**Task to carry out:**
Within the listing below, please copy exactly the lines between the line holding "A direct-mapped L1 cache has 4" and the line holding "How many accesses", inclusive.

**Dataset:**
============
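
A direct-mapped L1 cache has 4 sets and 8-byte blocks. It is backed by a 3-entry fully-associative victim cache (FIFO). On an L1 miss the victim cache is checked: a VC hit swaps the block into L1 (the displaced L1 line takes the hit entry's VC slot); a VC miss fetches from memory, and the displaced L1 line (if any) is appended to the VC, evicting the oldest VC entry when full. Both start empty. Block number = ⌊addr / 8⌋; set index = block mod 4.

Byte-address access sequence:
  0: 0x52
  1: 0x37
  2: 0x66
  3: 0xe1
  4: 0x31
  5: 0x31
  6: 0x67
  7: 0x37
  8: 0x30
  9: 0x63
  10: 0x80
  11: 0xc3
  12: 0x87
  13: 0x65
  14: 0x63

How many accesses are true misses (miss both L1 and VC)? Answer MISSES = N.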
============
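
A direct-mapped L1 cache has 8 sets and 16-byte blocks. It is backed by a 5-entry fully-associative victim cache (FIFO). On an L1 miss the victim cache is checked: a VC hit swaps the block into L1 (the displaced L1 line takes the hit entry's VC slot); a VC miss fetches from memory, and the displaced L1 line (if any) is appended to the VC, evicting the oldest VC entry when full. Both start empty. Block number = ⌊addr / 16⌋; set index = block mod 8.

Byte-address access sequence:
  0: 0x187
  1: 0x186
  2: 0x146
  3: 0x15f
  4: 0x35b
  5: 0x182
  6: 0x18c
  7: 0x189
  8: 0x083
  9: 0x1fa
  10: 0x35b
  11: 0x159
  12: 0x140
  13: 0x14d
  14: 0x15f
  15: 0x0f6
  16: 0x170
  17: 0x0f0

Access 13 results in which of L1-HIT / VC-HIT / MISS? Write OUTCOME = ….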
============
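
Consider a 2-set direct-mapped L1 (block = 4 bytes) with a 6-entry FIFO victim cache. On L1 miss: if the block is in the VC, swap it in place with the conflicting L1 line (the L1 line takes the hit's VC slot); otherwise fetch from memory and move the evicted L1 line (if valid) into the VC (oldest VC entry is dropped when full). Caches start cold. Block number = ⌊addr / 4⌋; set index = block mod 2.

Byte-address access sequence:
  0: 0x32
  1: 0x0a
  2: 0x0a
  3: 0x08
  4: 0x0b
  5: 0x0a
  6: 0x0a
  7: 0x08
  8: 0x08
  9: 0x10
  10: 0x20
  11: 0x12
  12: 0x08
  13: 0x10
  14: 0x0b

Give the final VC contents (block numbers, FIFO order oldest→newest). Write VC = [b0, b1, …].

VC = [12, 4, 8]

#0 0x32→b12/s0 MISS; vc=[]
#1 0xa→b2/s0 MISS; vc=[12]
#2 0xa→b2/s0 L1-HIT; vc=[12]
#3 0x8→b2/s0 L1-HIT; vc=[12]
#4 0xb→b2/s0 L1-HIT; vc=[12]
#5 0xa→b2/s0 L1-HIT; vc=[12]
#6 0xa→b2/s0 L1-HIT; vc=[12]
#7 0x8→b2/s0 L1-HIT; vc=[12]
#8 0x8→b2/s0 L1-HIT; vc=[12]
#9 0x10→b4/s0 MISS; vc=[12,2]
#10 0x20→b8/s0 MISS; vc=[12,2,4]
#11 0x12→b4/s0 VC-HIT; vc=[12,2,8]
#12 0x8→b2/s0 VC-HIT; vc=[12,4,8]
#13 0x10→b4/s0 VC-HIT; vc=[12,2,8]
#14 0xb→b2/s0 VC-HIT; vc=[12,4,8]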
============
**Solution for this task:**
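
A direct-mapped L1 cache has 4 sets and 8-byte blocks. It is backed by a 3-entry fully-associative victim cache (FIFO). On an L1 miss the victim cache is checked: a VC hit swaps the block into L1 (the displaced L1 line takes the hit entry's VC slot); a VC miss fetches from memory, and the displaced L1 line (if any) is appended to the VC, evicting the oldest VC entry when full. Both start empty. Block number = ⌊addr / 8⌋; set index = block mod 4.

Byte-address access sequence:
  0: 0x52
  1: 0x37
  2: 0x66
  3: 0xe1
  4: 0x31
  5: 0x31
  6: 0x67
  7: 0x37
  8: 0x30
  9: 0x63
  10: 0x80
  11: 0xc3
  12: 0x87
  13: 0x65
  14: 0x63

How many accesses are true misses (miss both L1 and VC)? Answer MISSES = N.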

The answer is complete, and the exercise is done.